● Activity
The output should be all lines of the entries below in which the word "collection" occurs.

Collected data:
-- Opening Marker --
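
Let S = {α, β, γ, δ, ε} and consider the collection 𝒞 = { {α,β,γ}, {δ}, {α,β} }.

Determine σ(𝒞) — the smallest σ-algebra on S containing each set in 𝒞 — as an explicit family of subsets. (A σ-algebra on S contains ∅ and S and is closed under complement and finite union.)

Take S₀ = 𝒞 ∪ {∅, S} = { {}, {δ}, {α,β}, {α,β,γ}, S }.
Pass 1 adds 5:
  {δ,ε}  = S∖{α,β,γ}
  {α,β,δ}  = {α,β} ∪ {δ}
  {γ,δ,ε}  = S∖{α,β}
  {α,β,γ,δ}  = {α,β,γ} ∪ {δ}
  {α,β,γ,ε}  = S∖{δ}
  [10 total]
Pass 2 adds 3:
  {ε}  = S∖{α,β,γ,δ}
  {γ,ε}  = S∖{α,β,δ}
  {α,β,δ,ε}  = {α,β} ∪ {δ,ε}
  [13 total]
Pass 3 (2 new):
  {γ}  = S∖{α,β,δ,ε}
  {α,β,ε}  = {α,β} ∪ {ε}
  [15 total]
Pass 4 (1 new):
  {γ,δ}  = S∖{α,β,ε}
  [16 total]
Pass 5: already closed under ᶜ and ∪.

|σ(𝒞)| = 16.  σ(𝒞) = { {}, {γ}, {δ}, {ε}, {α,β}, {γ,δ}, {γ,ε}, {δ,ε}, {α,β,γ}, {α,β,δ}, {α,β,ε}, {γ,δ,ε}, {α,β,γ,δ}, {α,β,γ,ε}, {α,β,δ,ε}, S }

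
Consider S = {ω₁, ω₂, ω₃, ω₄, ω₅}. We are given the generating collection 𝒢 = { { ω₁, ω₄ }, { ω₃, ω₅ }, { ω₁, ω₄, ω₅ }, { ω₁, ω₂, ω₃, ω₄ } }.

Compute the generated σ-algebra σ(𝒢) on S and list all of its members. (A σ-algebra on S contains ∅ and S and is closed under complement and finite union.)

σ(𝒢) (16 sets): { {  }, { ω₂ }, { ω₃ }, { ω₅ }, { ω₁, ω₄ }, { ω₂, ω₃ }, { ω₂, ω₅ }, { ω₃, ω₅ }, { ω₁, ω₂, ω₄ }, { ω₁, ω₃, ω₄ }, { ω₁, ω₄, ω₅ }, { ω₂, ω₃, ω₅ }, { ω₁, ω₂, ω₃, ω₄ }, { ω₁, ω₂, ω₄, ω₅ }, { ω₁, ω₃, ω₄, ω₅ }, S }

Check:
Seed the family with 𝒢 together with ∅ and S: { {  }, { ω₁, ω₄ }, { ω₃, ω₅ }, { ω₁, ω₄, ω₅ }, { ω₁, ω₂, ω₃, ω₄ }, S }.
Step 1 adds 5:
  { ω₅ }  = { ω₁, ω₂, ω₃, ω₄ }ᶜ
  { ω₂, ω₃ }  = { ω₁, ω₄, ω₅ }ᶜ
  { ω₁, ω₂, ω₄ }  = { ω₃, ω₅ }ᶜ
  { ω₂, ω₃, ω₅ }  = { ω₁, ω₄ }ᶜ
  { ω₁, ω₃, ω₄, ω₅ }  = { ω₁, ω₄, ω₅ } ∪ { ω₃, ω₅ }
  |family| = 11
Step 2 (2 new):
  { ω₂ }  = { ω₁, ω₃, ω₄, ω₅ }ᶜ
  { ω₁, ω₂, ω₄, ω₅ }  = { ω₁, ω₄, ω₅ } ∪ { ω₁, ω₂, ω₄ }
  |family| = 13
Step 3 (2 new):
  { ω₃ }  = { ω₁, ω₂, ω₄, ω₅ }ᶜ
  { ω₂, ω₅ }  = { ω₂ } ∪ { ω₅ }
  |family| = 15
Step 4: 1 new —
  { ω₁, ω₃, ω₄ }  = { ω₂, ω₅ }ᶜ
  |family| = 16
Step 5: stable.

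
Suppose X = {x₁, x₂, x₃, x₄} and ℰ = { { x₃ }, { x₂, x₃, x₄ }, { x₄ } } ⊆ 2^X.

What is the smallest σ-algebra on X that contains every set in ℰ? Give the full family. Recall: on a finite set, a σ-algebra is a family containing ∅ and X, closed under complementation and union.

σ(ℰ) = { {  }, { x₁ }, { x₂ }, { x₃ }, { x₄ }, { x₁, x₂ }, { x₁, x₃ }, { x₁, x₄ }, { x₂, x₃ }, { x₂, x₄ }, { x₃, x₄ }, { x₁, x₂, x₃ }, { x₁, x₂, x₄ }, { x₁, x₃, x₄ }, { x₂, x₃, x₄ }, X }

Working:
Take S₀ = ℰ ∪ {∅, X} = { {  }, { x₃ }, { x₄ }, { x₂, x₃, x₄ }, X }.
Step 1 adds 4:
  { x₁ }  = ᶜ of { x₂, x₃, x₄ }
  { x₃, x₄ }  = { x₃ } ∪ { x₄ }
  { x₁, x₂, x₃ }  = ᶜ of { x₄ }
  { x₁, x₂, x₄ }  = ᶜ of { x₃ }
  [9 total]
Step 2: 4 new —
  { x₁, x₂ }  = ᶜ of { x₃, x₄ }
  { x₁, x₃ }  = { x₃ } ∪ { x₁ }
  { x₁, x₄ }  = { x₄ } ∪ { x₁ }
  { x₁, x₃, x₄ }  = { x₃, x₄ } ∪ { x₁ }
  [13 total]
Step 3. New:
  { x₂ }  = ᶜ of { x₁, x₃, x₄ }
  { x₂, x₃ }  = ᶜ of { x₁, x₄ }
  { x₂, x₄ }  = ᶜ of { x₁, x₃ }
  [16 total]
After Step 4 the family is unchanged; done.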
-- Closing Marker --
● Result of this task
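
Let S = {α, β, γ, δ, ε} and consider the collection 𝒞 = { {α,β,γ}, {δ}, {α,β} }.
Consider S = {ω₁, ω₂, ω₃, ω₄, ω₅}. We are given the generating collection 𝒢 = { { ω₁, ω₄ }, { ω₃, ω₅ }, { ω₁, ω₄, ω₅ }, { ω₁, ω₂, ω₃, ω₄ } }.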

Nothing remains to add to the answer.